## Supplied records
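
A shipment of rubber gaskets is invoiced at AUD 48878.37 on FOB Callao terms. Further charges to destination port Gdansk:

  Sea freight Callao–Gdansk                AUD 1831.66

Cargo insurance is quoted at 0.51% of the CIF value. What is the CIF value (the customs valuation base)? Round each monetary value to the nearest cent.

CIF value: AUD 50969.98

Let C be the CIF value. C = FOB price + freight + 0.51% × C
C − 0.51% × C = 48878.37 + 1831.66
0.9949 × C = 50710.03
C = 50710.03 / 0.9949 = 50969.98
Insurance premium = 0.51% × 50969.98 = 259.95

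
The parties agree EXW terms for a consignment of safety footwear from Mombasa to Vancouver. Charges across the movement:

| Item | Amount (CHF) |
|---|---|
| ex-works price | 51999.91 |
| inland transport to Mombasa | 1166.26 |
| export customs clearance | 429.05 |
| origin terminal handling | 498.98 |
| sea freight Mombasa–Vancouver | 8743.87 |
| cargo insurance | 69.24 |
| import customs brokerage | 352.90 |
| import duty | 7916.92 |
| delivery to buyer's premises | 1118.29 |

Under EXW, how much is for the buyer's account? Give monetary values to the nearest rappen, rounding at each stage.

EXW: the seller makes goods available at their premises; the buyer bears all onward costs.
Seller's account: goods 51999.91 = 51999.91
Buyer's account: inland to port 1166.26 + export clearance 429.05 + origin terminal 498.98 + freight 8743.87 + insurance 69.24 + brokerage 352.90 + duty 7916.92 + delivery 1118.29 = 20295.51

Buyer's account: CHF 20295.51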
---
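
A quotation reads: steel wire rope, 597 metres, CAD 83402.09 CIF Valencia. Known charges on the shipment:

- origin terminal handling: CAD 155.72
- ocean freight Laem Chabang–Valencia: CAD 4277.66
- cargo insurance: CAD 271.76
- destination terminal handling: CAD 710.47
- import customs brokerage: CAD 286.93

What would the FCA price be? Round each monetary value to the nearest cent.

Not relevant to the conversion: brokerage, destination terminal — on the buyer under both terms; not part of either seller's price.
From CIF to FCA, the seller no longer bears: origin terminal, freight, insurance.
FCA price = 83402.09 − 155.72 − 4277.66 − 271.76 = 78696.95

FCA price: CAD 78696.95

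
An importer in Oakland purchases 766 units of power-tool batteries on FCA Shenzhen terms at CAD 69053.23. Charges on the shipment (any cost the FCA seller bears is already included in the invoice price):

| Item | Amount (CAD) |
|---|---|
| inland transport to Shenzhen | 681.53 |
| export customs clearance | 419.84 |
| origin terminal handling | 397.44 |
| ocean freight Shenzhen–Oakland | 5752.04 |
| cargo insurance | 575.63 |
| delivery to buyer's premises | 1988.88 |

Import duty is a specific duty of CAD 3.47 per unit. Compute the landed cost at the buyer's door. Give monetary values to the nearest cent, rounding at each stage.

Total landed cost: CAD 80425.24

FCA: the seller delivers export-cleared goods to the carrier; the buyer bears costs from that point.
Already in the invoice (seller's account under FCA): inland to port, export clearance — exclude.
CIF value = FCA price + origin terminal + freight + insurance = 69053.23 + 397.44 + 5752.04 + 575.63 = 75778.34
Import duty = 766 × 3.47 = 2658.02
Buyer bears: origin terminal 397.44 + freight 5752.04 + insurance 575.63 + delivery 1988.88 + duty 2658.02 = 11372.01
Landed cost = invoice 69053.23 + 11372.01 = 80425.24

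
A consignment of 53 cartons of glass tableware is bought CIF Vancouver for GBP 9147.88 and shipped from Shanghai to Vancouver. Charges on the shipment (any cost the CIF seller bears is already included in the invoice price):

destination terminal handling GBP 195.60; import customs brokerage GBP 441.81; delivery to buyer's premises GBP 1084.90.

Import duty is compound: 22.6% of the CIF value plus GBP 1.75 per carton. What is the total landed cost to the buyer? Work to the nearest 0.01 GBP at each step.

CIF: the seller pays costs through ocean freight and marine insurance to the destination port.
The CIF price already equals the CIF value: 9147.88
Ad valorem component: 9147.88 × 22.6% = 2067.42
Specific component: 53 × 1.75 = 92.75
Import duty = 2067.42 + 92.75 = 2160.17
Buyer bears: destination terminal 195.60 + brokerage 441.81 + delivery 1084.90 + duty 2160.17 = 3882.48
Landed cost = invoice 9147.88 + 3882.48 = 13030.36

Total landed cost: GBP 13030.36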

## Work required
From the data above, gather every line that includes the word "Valencia".

## Result for this exercise
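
A quotation reads: steel wire rope, 597 metres, CAD 83402.09 CIF Valencia. Known charges on the shipment:
- ocean freight Laem Chabang–Valencia: CAD 4277.66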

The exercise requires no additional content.